- [Task instructions]: In the entries that follow, the lines from the one with "Compute the linear" through the one with "Apply soft-thresholding in" are the ones to write out, exactly and with both ends included. Nothing else should appear.

- [Input material]:
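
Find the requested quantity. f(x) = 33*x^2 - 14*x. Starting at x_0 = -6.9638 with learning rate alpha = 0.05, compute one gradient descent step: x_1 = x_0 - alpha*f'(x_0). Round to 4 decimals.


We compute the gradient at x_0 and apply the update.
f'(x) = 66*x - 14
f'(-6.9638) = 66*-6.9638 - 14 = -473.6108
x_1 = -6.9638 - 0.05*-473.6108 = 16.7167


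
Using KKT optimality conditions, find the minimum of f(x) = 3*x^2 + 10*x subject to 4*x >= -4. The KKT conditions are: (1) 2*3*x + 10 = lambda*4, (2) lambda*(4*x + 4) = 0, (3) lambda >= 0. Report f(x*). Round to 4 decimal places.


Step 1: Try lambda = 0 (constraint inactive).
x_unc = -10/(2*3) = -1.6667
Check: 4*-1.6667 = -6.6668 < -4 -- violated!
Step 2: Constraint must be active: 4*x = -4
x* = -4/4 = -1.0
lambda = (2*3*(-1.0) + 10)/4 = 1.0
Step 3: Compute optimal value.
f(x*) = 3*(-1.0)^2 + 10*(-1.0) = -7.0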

==

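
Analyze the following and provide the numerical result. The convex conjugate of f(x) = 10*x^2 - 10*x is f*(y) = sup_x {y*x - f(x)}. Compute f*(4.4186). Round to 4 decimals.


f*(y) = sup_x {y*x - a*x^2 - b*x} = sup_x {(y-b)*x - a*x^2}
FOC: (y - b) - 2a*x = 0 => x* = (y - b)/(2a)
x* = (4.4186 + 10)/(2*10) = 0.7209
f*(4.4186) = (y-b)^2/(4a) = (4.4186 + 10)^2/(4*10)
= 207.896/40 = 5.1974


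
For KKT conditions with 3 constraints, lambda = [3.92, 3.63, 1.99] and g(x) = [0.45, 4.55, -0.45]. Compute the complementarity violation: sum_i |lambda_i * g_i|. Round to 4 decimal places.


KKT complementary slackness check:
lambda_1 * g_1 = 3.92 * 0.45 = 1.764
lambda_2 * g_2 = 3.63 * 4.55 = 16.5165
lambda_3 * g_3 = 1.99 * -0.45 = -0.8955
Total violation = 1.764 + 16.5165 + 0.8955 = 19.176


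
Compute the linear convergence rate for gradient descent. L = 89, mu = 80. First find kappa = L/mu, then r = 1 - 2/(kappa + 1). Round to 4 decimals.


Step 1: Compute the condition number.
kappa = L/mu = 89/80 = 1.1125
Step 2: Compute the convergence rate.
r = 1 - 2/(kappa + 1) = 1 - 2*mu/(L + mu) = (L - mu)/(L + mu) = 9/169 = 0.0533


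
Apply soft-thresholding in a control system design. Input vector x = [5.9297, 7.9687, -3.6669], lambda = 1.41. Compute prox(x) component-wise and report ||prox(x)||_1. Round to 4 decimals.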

...

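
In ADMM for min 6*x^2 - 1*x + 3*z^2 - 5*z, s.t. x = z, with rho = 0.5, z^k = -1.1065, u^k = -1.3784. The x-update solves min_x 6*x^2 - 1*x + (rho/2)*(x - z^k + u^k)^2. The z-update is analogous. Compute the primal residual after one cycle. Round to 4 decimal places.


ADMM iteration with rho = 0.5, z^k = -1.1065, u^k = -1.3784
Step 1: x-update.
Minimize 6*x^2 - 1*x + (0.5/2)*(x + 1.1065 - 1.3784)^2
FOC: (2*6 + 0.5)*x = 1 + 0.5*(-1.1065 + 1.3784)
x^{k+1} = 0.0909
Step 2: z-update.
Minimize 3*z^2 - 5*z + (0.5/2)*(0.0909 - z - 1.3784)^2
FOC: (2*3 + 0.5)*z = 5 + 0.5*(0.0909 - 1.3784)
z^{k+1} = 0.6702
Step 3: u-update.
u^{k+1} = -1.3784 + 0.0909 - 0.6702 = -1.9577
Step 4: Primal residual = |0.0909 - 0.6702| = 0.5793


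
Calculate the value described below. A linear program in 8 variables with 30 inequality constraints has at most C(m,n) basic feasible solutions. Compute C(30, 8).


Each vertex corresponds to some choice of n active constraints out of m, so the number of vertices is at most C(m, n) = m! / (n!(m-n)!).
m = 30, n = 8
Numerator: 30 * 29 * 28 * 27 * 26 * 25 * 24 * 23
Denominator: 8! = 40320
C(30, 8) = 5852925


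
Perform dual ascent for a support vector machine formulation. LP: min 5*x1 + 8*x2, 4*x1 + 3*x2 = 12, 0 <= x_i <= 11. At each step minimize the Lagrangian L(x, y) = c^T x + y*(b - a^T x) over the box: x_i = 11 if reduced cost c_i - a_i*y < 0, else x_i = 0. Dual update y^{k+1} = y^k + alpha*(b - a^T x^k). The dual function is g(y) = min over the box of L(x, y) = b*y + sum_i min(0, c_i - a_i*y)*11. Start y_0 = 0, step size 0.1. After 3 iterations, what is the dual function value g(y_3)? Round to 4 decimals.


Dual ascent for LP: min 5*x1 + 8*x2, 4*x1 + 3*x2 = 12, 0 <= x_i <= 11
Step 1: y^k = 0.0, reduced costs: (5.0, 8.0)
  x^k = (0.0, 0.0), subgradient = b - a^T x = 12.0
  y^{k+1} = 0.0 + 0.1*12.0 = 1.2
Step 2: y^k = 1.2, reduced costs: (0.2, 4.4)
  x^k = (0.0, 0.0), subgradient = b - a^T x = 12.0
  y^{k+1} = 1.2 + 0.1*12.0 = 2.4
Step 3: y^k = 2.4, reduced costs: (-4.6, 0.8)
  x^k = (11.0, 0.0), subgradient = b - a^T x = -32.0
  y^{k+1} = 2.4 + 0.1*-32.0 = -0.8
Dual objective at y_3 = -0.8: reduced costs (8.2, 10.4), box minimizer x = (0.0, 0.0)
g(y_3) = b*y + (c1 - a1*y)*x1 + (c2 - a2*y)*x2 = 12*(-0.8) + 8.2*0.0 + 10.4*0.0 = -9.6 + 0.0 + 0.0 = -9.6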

- [Response area]:
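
Compute the linear convergence rate for gradient descent. L = 89, mu = 80. First find kappa = L/mu, then r = 1 - 2/(kappa + 1). Round to 4 decimals.


Step 1: Compute the condition number.
kappa = L/mu = 89/80 = 1.1125
Step 2: Compute the convergence rate.
r = 1 - 2/(kappa + 1) = 1 - 2*mu/(L + mu) = (L - mu)/(L + mu) = 9/169 = 0.0533


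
Apply soft-thresholding in a control system design. Input vector x = [5.9297, 7.9687, -3.6669], lambda = 1.41. Compute prox(x) component-wise and report ||prox(x)||_1. Round to 4 decimals.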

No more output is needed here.